### What to work on
Determine how many of the lines below include "keep", then respond with that number and no other text.

───── Records for processing

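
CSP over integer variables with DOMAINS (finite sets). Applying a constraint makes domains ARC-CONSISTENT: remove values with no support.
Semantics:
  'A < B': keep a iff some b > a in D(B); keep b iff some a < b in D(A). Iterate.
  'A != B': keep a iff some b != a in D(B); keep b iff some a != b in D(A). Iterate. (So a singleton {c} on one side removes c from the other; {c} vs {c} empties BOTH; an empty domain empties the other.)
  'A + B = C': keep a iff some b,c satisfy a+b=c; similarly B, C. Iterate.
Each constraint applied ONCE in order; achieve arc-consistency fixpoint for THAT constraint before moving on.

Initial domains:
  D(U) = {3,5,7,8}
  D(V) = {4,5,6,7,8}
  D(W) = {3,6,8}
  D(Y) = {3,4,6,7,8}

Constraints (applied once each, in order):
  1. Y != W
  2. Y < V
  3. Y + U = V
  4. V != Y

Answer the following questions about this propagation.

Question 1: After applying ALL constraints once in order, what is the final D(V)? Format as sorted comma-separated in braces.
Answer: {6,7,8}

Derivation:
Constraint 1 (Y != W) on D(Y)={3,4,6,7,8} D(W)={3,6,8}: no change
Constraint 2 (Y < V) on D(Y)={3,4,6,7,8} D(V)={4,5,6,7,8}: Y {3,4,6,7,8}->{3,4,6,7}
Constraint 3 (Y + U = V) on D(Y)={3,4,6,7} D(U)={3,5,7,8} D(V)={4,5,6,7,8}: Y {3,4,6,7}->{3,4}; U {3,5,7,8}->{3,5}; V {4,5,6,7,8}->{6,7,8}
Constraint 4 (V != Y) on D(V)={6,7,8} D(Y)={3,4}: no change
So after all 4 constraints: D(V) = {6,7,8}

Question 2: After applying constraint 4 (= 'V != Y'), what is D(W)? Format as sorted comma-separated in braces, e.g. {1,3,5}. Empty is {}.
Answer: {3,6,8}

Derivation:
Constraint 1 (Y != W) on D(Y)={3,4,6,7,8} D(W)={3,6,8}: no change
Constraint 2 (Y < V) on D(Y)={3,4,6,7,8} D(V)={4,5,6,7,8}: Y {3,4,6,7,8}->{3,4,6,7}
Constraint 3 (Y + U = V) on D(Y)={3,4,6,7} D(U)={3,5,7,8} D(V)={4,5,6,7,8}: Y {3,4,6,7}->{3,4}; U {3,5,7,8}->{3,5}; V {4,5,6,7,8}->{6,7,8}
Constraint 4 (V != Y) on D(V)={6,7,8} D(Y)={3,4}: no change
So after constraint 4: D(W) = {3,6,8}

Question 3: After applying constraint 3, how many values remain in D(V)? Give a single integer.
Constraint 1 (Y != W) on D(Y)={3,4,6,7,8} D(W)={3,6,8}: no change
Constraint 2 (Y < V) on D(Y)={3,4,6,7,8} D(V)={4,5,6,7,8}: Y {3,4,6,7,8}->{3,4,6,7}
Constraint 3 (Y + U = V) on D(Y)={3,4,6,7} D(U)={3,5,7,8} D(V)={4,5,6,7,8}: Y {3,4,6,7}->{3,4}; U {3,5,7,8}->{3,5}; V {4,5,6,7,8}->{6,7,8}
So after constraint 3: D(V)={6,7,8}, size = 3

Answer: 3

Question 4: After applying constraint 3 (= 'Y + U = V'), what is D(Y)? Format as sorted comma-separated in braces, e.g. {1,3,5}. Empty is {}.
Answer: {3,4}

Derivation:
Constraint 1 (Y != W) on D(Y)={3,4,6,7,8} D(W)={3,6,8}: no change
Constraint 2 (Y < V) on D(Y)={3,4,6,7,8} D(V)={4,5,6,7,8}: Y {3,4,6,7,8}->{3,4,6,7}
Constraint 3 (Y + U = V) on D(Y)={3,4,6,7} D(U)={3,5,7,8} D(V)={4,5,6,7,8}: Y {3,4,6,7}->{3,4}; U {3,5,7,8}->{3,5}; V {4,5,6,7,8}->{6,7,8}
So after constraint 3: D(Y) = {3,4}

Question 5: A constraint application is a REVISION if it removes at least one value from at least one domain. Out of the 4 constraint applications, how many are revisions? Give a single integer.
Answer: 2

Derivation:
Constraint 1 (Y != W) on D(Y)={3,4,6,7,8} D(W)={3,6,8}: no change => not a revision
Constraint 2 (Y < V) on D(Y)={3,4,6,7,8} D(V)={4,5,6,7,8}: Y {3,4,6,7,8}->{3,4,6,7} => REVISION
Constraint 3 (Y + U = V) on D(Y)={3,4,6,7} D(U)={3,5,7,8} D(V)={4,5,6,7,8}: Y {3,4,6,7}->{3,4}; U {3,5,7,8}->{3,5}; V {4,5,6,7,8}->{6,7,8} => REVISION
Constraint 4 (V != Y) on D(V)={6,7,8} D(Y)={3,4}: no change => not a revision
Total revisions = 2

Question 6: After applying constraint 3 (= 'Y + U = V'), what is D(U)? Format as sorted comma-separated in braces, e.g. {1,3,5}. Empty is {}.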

──────────

### Solution to this exercise
3